What this exercise requires is a verbatim reproduction of the data below.
<<<<
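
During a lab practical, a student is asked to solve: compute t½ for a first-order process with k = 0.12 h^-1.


t½ = ln2/k = 0.693147/(0.12 h^-1)
= 5.776 h

5.776 h


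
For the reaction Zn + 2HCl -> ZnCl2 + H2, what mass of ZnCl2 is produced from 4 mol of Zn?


Mole ratio ZnCl2:Zn = 1:1
n(ZnCl2) = 4 × 1/1 = 4.000 mol
mass = 4.000 × 136.28 = 545.12 g

545.12 g


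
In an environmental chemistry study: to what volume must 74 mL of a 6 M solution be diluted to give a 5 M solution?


C1V1 = C2V2
6 × 74 = 5 × V2
V2 = 444/5 = 88.8 mL

88.8 mL


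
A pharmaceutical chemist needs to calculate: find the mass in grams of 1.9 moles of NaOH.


M(NaOH) = 40.0 g/mol
mass = n × M = 1.9 × 40.0 = 76.00 g

76.00 g


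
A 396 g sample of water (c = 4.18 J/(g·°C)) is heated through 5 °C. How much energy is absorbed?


q = mcΔT = 396 × 4.18 × 5
= 8276.40 J

8276.40 J


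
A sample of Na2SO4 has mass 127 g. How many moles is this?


M(Na2SO4) = 142.05 g/mol
n = mass/M = 127/142.05 = 0.8941 mol

0.8941 mol


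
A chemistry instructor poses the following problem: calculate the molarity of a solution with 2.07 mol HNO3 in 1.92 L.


M = n/V = 2.07/1.92 = 1.078 mol/L

1.078 M


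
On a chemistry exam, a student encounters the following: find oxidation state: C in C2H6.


2x + 6(+1) = 0, so x = -3
Oxidation number: -3

-3


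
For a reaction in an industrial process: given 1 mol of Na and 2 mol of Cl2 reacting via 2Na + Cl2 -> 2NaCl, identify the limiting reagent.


Mole ratio available / coefficient:
  Na: 1/2 = 0.500
  Cl2: 2/1 = 2.000
Smaller ratio is limiting.

Na


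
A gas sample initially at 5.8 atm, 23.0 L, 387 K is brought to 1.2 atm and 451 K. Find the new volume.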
>>>>
▶ _WRITTEN SOLUTION_:
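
During a lab practical, a student is asked to solve: compute t½ for a first-order process with k = 0.12 h^-1.


t½ = ln2/k = 0.693147/(0.12 h^-1)
= 5.776 h

5.776 h


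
For the reaction Zn + 2HCl -> ZnCl2 + H2, what mass of ZnCl2 is produced from 4 mol of Zn?


Mole ratio ZnCl2:Zn = 1:1
n(ZnCl2) = 4 × 1/1 = 4.000 mol
mass = 4.000 × 136.28 = 545.12 g

545.12 g


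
In an environmental chemistry study: to what volume must 74 mL of a 6 M solution be diluted to give a 5 M solution?


C1V1 = C2V2
6 × 74 = 5 × V2
V2 = 444/5 = 88.8 mL

88.8 mL


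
A pharmaceutical chemist needs to calculate: find the mass in grams of 1.9 moles of NaOH.


M(NaOH) = 40.0 g/mol
mass = n × M = 1.9 × 40.0 = 76.00 g

76.00 g


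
A 396 g sample of water (c = 4.18 J/(g·°C)) is heated through 5 °C. How much energy is absorbed?


q = mcΔT = 396 × 4.18 × 5
= 8276.40 J

8276.40 J


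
A sample of Na2SO4 has mass 127 g. How many moles is this?


M(Na2SO4) = 142.05 g/mol
n = mass/M = 127/142.05 = 0.8941 mol

0.8941 mol


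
A chemistry instructor poses the following problem: calculate the molarity of a solution with 2.07 mol HNO3 in 1.92 L.


M = n/V = 2.07/1.92 = 1.078 mol/L

1.078 M


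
On a chemistry exam, a student encounters the following: find oxidation state: C in C2H6.


2x + 6(+1) = 0, so x = -3
Oxidation number: -3

-3


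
For a reaction in an industrial process: given 1 mol of Na and 2 mol of Cl2 reacting via 2Na + Cl2 -> 2NaCl, identify the limiting reagent.


Mole ratio available / coefficient:
  Na: 1/2 = 0.500
  Cl2: 2/1 = 2.000
Smaller ratio is limiting.

Na


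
A gas sample initially at 5.8 atm, 23.0 L, 387 K is brought to 1.2 atm and 451 K. Find the new volume.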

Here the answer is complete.